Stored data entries

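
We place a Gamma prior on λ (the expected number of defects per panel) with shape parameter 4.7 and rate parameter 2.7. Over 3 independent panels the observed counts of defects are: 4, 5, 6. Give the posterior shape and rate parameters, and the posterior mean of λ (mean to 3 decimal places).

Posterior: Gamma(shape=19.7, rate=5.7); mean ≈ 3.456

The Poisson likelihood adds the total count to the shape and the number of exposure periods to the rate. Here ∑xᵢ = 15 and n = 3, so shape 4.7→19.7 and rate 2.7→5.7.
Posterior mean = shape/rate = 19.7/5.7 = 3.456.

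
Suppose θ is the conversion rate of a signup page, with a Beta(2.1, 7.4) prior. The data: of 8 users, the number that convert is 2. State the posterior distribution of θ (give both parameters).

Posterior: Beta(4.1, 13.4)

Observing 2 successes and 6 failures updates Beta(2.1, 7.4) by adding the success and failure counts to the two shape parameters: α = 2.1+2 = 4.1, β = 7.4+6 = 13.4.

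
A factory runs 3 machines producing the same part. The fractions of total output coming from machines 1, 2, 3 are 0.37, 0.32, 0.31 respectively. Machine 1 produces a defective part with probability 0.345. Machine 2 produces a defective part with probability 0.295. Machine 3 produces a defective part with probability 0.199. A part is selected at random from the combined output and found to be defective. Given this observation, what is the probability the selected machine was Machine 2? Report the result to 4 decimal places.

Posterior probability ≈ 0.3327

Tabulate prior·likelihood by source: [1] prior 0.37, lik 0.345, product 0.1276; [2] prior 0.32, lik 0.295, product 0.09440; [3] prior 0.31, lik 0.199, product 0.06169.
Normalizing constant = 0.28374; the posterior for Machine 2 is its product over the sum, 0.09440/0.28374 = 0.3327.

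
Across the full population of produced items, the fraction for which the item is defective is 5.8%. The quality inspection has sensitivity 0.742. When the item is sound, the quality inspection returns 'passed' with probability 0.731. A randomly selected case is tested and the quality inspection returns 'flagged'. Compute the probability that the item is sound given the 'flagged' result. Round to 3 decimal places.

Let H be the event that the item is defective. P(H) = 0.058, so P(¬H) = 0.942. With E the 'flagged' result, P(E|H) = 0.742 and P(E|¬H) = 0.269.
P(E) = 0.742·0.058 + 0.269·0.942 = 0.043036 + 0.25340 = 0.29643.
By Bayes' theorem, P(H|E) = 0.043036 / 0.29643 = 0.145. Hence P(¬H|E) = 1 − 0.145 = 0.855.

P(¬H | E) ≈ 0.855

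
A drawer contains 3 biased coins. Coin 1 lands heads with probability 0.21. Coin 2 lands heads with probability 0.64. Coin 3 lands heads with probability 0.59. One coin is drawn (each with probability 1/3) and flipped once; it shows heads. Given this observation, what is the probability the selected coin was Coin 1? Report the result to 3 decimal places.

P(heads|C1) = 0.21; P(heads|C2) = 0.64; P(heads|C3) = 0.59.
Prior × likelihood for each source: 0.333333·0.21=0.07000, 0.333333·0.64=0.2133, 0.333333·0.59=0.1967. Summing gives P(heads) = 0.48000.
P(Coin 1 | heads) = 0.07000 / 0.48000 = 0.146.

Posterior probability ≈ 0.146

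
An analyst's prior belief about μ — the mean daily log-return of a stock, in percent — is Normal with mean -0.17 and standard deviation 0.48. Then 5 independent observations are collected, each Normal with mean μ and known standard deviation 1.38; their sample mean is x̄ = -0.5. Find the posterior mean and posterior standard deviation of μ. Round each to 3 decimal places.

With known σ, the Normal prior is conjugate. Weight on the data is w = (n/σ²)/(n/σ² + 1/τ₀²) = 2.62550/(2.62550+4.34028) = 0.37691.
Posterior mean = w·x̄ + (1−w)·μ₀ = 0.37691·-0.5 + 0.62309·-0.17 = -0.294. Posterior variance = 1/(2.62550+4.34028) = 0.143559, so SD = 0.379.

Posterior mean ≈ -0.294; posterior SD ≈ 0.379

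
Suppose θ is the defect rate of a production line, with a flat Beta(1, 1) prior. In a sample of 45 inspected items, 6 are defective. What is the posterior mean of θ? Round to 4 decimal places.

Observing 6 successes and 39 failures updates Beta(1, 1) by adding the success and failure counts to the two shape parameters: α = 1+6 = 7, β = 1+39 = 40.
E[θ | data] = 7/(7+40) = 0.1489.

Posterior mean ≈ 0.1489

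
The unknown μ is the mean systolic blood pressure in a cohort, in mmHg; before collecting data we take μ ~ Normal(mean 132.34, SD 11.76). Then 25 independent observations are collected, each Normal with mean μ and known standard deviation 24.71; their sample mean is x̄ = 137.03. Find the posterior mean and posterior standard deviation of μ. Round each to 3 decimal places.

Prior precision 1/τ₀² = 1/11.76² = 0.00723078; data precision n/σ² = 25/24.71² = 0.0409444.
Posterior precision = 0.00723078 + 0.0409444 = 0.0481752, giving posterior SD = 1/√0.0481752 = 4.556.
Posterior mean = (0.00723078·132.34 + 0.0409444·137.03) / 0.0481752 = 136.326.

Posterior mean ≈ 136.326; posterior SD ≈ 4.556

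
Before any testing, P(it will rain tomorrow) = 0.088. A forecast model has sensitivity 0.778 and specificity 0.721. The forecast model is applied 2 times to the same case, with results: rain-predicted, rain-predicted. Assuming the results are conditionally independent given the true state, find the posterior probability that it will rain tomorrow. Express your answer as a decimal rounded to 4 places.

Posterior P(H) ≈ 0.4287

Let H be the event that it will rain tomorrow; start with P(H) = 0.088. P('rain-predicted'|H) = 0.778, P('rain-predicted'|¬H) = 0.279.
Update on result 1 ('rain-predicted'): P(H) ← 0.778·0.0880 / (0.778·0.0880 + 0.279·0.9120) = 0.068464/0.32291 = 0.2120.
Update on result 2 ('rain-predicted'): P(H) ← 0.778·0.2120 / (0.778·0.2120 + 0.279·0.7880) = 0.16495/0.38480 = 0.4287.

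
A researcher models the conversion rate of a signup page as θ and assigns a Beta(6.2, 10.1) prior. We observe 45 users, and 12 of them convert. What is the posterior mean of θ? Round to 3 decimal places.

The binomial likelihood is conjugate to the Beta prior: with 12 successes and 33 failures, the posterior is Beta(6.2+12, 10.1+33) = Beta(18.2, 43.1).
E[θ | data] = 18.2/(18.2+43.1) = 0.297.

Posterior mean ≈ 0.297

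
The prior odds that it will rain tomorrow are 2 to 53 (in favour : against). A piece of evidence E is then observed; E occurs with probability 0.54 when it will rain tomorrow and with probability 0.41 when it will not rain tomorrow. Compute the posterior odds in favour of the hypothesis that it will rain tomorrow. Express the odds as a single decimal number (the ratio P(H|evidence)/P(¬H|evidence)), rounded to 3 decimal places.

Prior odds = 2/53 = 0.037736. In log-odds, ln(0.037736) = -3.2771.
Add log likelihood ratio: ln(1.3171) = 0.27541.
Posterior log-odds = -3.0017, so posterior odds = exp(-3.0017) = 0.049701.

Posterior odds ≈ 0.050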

* **Exercise goal**
Each record above must be given again exactly as written.

* **Task output**
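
We place a Gamma prior on λ (the expected number of defects per panel) with shape parameter 4.7 and rate parameter 2.7. Over 3 independent panels the observed counts of defects are: 4, 5, 6. Give the posterior shape and rate parameters, and the posterior mean of λ (mean to 3 decimal places).

Posterior: Gamma(shape=19.7, rate=5.7); mean ≈ 3.456

The Poisson likelihood adds the total count to the shape and the number of exposure periods to the rate. Here ∑xᵢ = 15 and n = 3, so shape 4.7→19.7 and rate 2.7→5.7.
Posterior mean = shape/rate = 19.7/5.7 = 3.456.

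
Suppose θ is the conversion rate of a signup page, with a Beta(2.1, 7.4) prior. The data: of 8 users, the number that convert is 2. State the posterior distribution of θ (give both parameters).

Posterior: Beta(4.1, 13.4)

Observing 2 successes and 6 failures updates Beta(2.1, 7.4) by adding the success and failure counts to the two shape parameters: α = 2.1+2 = 4.1, β = 7.4+6 = 13.4.

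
A factory runs 3 machines producing the same part. The fractions of total output coming from machines 1, 2, 3 are 0.37, 0.32, 0.31 respectively. Machine 1 produces a defective part with probability 0.345. Machine 2 produces a defective part with probability 0.295. Machine 3 produces a defective part with probability 0.199. A part is selected at random from the combined output and found to be defective. Given this observation, what is the probability the selected machine was Machine 2? Report the result to 4 decimal places.

Posterior probability ≈ 0.3327

Tabulate prior·likelihood by source: [1] prior 0.37, lik 0.345, product 0.1276; [2] prior 0.32, lik 0.295, product 0.09440; [3] prior 0.31, lik 0.199, product 0.06169.
Normalizing constant = 0.28374; the posterior for Machine 2 is its product over the sum, 0.09440/0.28374 = 0.3327.

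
Across the full population of produced items, the fraction for which the item is defective is 5.8%. The quality inspection has sensitivity 0.742. When the item is sound, the quality inspection returns 'passed' with probability 0.731. A randomly selected case is tested and the quality inspection returns 'flagged'. Compute the probability that the item is sound given the 'flagged' result. Round to 3 decimal places.

Let H be the event that the item is defective. P(H) = 0.058, so P(¬H) = 0.942. With E the 'flagged' result, P(E|H) = 0.742 and P(E|¬H) = 0.269.
P(E) = 0.742·0.058 + 0.269·0.942 = 0.043036 + 0.25340 = 0.29643.
By Bayes' theorem, P(H|E) = 0.043036 / 0.29643 = 0.145. Hence P(¬H|E) = 1 − 0.145 = 0.855.

P(¬H | E) ≈ 0.855

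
A drawer contains 3 biased coins. Coin 1 lands heads with probability 0.21. Coin 2 lands heads with probability 0.64. Coin 3 lands heads with probability 0.59. One coin is drawn (each with probability 1/3) and flipped once; it shows heads. Given this observation, what is the probability the selected coin was Coin 1? Report the result to 3 decimal places.

P(heads|C1) = 0.21; P(heads|C2) = 0.64; P(heads|C3) = 0.59.
Prior × likelihood for each source: 0.333333·0.21=0.07000, 0.333333·0.64=0.2133, 0.333333·0.59=0.1967. Summing gives P(heads) = 0.48000.
P(Coin 1 | heads) = 0.07000 / 0.48000 = 0.146.

Posterior probability ≈ 0.146

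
An analyst's prior belief about μ — the mean daily log-return of a stock, in percent — is Normal with mean -0.17 and standard deviation 0.48. Then 5 independent observations are collected, each Normal with mean μ and known standard deviation 1.38; their sample mean is x̄ = -0.5. Find the posterior mean and posterior standard deviation of μ. Round each to 3 decimal places.

With known σ, the Normal prior is conjugate. Weight on the data is w = (n/σ²)/(n/σ² + 1/τ₀²) = 2.62550/(2.62550+4.34028) = 0.37691.
Posterior mean = w·x̄ + (1−w)·μ₀ = 0.37691·-0.5 + 0.62309·-0.17 = -0.294. Posterior variance = 1/(2.62550+4.34028) = 0.143559, so SD = 0.379.

Posterior mean ≈ -0.294; posterior SD ≈ 0.379

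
Suppose θ is the defect rate of a production line, with a flat Beta(1, 1) prior. In a sample of 45 inspected items, 6 are defective. What is the posterior mean of θ? Round to 4 decimal places.

Observing 6 successes and 39 failures updates Beta(1, 1) by adding the success and failure counts to the two shape parameters: α = 1+6 = 7, β = 1+39 = 40.
E[θ | data] = 7/(7+40) = 0.1489.

Posterior mean ≈ 0.1489

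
The unknown μ is the mean systolic blood pressure in a cohort, in mmHg; before collecting data we take μ ~ Normal(mean 132.34, SD 11.76). Then 25 independent observations are collected, each Normal with mean μ and known standard deviation 24.71; their sample mean is x̄ = 137.03. Find the posterior mean and posterior standard deviation of μ. Round each to 3 decimal places.

Prior precision 1/τ₀² = 1/11.76² = 0.00723078; data precision n/σ² = 25/24.71² = 0.0409444.
Posterior precision = 0.00723078 + 0.0409444 = 0.0481752, giving posterior SD = 1/√0.0481752 = 4.556.
Posterior mean = (0.00723078·132.34 + 0.0409444·137.03) / 0.0481752 = 136.326.

Posterior mean ≈ 136.326; posterior SD ≈ 4.556

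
Before any testing, P(it will rain tomorrow) = 0.088. A forecast model has sensitivity 0.778 and specificity 0.721. The forecast model is applied 2 times to the same case, with results: rain-predicted, rain-predicted. Assuming the results are conditionally independent given the true state, find the posterior probability that it will rain tomorrow. Express your answer as a decimal rounded to 4 places.

Posterior P(H) ≈ 0.4287

Let H be the event that it will rain tomorrow; start with P(H) = 0.088. P('rain-predicted'|H) = 0.778, P('rain-predicted'|¬H) = 0.279.
Update on result 1 ('rain-predicted'): P(H) ← 0.778·0.0880 / (0.778·0.0880 + 0.279·0.9120) = 0.068464/0.32291 = 0.2120.
Update on result 2 ('rain-predicted'): P(H) ← 0.778·0.2120 / (0.778·0.2120 + 0.279·0.7880) = 0.16495/0.38480 = 0.4287.

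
A researcher models the conversion rate of a signup page as θ and assigns a Beta(6.2, 10.1) prior. We observe 45 users, and 12 of them convert. What is the posterior mean of θ? Round to 3 decimal places.

The binomial likelihood is conjugate to the Beta prior: with 12 successes and 33 failures, the posterior is Beta(6.2+12, 10.1+33) = Beta(18.2, 43.1).
E[θ | data] = 18.2/(18.2+43.1) = 0.297.

Posterior mean ≈ 0.297

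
The prior odds that it will rain tomorrow are 2 to 53 (in favour : against). A piece of evidence E is then observed; E occurs with probability 0.54 when it will rain tomorrow and with probability 0.41 when it will not rain tomorrow. Compute the posterior odds in favour of the hypothesis that it will rain tomorrow. Express the odds as a single decimal number (the ratio P(H|evidence)/P(¬H|evidence)), rounded to 3 decimal places.

Prior odds = 2/53 = 0.037736. In log-odds, ln(0.037736) = -3.2771.
Add log likelihood ratio: ln(1.3171) = 0.27541.
Posterior log-odds = -3.0017, so posterior odds = exp(-3.0017) = 0.049701.

Posterior odds ≈ 0.050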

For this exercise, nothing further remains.